§ TO DO: Bring together all lines of the material below that contain the string "bodies".

§ DATASET:
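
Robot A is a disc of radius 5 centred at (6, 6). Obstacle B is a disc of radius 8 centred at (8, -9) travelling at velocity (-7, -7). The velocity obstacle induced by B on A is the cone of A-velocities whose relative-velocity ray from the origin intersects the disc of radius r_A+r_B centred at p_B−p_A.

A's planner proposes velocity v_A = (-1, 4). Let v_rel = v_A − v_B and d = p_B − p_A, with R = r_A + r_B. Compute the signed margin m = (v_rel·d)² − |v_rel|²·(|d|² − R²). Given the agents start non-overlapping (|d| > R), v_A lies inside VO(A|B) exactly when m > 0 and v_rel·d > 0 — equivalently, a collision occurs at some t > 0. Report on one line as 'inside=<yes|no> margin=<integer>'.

d = (2, -15),  |d|² = 229;  R = 5+8 = 13,  c = 229−13² = 60
v_rel = (6, 11),  |v_rel|² = 157;  v_rel·d = (6)·(2) + (11)·(-15) = -153
157·t² + 306·t + 60 = 0  ⇒  m = (-153)² − 157·60 = 13989
m = 13989 > 0,  v_rel·d = -153 < 0  ⇒  outside

inside=no margin=13989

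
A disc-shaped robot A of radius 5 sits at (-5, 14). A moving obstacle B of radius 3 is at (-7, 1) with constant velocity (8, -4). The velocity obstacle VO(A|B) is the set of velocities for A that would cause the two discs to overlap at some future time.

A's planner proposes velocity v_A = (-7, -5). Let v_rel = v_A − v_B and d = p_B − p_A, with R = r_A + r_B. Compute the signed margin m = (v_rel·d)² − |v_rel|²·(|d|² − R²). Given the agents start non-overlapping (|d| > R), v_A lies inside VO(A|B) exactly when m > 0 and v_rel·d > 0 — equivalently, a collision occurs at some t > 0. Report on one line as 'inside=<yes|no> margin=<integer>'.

d = (-2, -13),  |d|² = 173;  R = 5+3 = 8,  c = 173−8² = 109
v_rel = (-15, -1),  |v_rel|² = 226;  v_rel·d = (-15)·(-2) + (-1)·(-13) = 43
226·t² − 86·t + 109 = 0  ⇒  m = 43² − 226·109 = -22785
m = -22785 < 0,  v_rel·d = 43 > 0  ⇒  outside

inside=no margin=-22785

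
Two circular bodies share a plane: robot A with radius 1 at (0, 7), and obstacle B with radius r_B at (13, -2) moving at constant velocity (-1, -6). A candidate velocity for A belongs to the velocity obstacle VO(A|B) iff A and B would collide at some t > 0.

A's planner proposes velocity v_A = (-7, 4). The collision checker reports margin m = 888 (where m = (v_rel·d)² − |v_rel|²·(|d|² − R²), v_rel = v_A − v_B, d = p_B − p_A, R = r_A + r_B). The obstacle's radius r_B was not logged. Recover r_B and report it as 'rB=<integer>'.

m = 888
d = (13, -9);  v_rel = (-6, 10),  |v_rel|² = 136
v_rel×d = (-6)·(-9) − (10)·(13) = -76
since m = R²·136 − (-76)²:  R² = (5776 + 888) / 136 = 49
R = √49 = 7  ⇒  r_B = 7 − 1 = 6

rB=6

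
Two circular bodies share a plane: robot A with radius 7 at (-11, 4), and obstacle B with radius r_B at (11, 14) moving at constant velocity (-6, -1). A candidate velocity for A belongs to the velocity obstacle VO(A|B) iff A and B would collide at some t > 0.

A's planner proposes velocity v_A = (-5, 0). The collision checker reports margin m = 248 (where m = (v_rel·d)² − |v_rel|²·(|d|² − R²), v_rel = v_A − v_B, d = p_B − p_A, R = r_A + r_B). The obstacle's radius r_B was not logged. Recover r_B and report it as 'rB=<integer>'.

m = 248
d = (22, 10);  v_rel = (1, 1),  |v_rel|² = 2
v_rel×d = (1)·(10) − (1)·(22) = -12
since m = R²·2 − (-12)²:  R² = (144 + 248) / 2 = 196
R = √196 = 14  ⇒  r_B = 14 − 7 = 7

rB=7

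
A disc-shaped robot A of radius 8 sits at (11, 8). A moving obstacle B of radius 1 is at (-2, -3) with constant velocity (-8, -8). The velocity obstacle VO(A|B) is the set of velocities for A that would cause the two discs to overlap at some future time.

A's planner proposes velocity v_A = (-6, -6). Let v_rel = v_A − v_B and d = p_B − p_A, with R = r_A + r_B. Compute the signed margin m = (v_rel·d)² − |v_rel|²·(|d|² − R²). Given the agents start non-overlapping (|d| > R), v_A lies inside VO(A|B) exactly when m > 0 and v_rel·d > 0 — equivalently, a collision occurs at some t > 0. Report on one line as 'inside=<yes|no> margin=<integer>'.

d = (-13, -11),  |d|² = 290;  R = 8+1 = 9,  c = 290−9² = 209
v_rel = (2, 2),  |v_rel|² = 8;  v_rel·d = (2)·(-13) + (2)·(-11) = -48
8·t² + 96·t + 209 = 0  ⇒  m = (-48)² − 8·209 = 632
m = 632 > 0,  v_rel·d = -48 < 0  ⇒  outside

inside=no margin=632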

§ TASK RESPONSE:
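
Two circular bodies share a plane: robot A with radius 1 at (0, 7), and obstacle B with radius r_B at (13, -2) moving at constant velocity (-1, -6). A candidate velocity for A belongs to the velocity obstacle VO(A|B) iff A and B would collide at some t > 0.
Two circular bodies share a plane: robot A with radius 7 at (-11, 4), and obstacle B with radius r_B at (11, 14) moving at constant velocity (-6, -1). A candidate velocity for A belongs to the velocity obstacle VO(A|B) iff A and B would collide at some t > 0.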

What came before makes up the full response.